▶ EXTRACTED MATERIAL:
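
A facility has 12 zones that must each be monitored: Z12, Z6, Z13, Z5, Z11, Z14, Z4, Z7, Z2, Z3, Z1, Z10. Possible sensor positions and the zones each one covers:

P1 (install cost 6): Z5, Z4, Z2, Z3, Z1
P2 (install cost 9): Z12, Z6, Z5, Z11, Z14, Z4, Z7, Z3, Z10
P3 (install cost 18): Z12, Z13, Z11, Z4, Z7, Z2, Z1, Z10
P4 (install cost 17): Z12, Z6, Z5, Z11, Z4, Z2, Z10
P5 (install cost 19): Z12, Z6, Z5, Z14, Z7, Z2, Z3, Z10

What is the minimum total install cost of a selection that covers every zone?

27

P2, P3 cover every zone at install cost 9 + 18 = 27.
Any cover uses at least 2 sensor positions; among all covering selections none totals below 27.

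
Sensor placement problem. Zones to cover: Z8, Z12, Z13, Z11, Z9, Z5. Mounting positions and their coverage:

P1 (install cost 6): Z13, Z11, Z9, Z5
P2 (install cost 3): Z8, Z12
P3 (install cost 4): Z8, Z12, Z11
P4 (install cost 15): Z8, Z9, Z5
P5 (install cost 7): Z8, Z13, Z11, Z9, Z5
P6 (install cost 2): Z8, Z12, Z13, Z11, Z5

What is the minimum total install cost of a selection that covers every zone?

8

P1, P6 cover every zone at install cost 6 + 2 = 8.
Any cover uses at least 2 sensor positions; among all covering selections none totals below 8.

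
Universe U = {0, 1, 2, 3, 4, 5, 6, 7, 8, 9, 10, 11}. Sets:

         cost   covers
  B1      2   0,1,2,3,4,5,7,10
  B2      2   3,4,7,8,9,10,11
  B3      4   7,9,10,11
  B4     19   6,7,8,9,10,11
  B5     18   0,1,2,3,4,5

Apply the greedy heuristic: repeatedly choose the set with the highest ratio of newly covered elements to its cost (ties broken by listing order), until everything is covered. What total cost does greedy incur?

23

Pick 1: B1 adds 8 new (0, 1, 2, 3, 4, 5, 7, 10) at cost 2 (ratio 8/2).
Pick 2: B2 adds 3 new (8, 9, 11) at cost 2 (ratio 3/2).
Pick 3: B4 adds 1 new (6) at cost 19 (ratio 1/19).
Greedy total cost: 2 + 2 + 19 = 23. (The true optimum is 21, so greedy overshoots here.)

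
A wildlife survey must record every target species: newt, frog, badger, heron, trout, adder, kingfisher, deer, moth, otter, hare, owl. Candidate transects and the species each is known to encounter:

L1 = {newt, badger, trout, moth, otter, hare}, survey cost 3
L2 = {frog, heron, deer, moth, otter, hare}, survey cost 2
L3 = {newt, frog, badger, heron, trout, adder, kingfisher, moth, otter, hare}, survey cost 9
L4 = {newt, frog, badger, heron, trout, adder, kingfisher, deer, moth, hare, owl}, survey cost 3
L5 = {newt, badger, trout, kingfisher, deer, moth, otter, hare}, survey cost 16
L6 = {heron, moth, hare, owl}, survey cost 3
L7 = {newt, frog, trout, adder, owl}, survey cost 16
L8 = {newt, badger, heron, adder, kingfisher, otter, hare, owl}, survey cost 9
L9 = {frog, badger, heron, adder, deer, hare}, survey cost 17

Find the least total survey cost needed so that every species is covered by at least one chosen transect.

5

L2, L4 cover every species at survey cost 2 + 3 = 5.
Any cover uses at least 2 transects; among all covering selections none totals below 5.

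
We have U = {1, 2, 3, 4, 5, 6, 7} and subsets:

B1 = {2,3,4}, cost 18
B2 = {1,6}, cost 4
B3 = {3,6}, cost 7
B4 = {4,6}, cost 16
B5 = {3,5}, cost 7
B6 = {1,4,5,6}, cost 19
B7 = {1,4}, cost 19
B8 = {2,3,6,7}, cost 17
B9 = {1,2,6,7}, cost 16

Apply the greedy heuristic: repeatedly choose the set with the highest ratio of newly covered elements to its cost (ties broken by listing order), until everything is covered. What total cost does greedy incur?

Pick 1: B2 adds 2 new (1, 6) at cost 4 (ratio 2/4).
Pick 2: B5 adds 2 new (3, 5) at cost 7 (ratio 2/7).
Pick 3: B9 adds 2 new (2, 7) at cost 16 (ratio 2/16).
Pick 4: B4 adds 1 new (4) at cost 16 (ratio 1/16).
Greedy total cost: 4 + 7 + 16 + 16 = 43. (The true optimum is 36, so greedy overshoots here.)

43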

▶ PROBLEM TO SOLVE: One number is the whole answer: how many lines in the records contain "each".

▶ SOLUTION: 2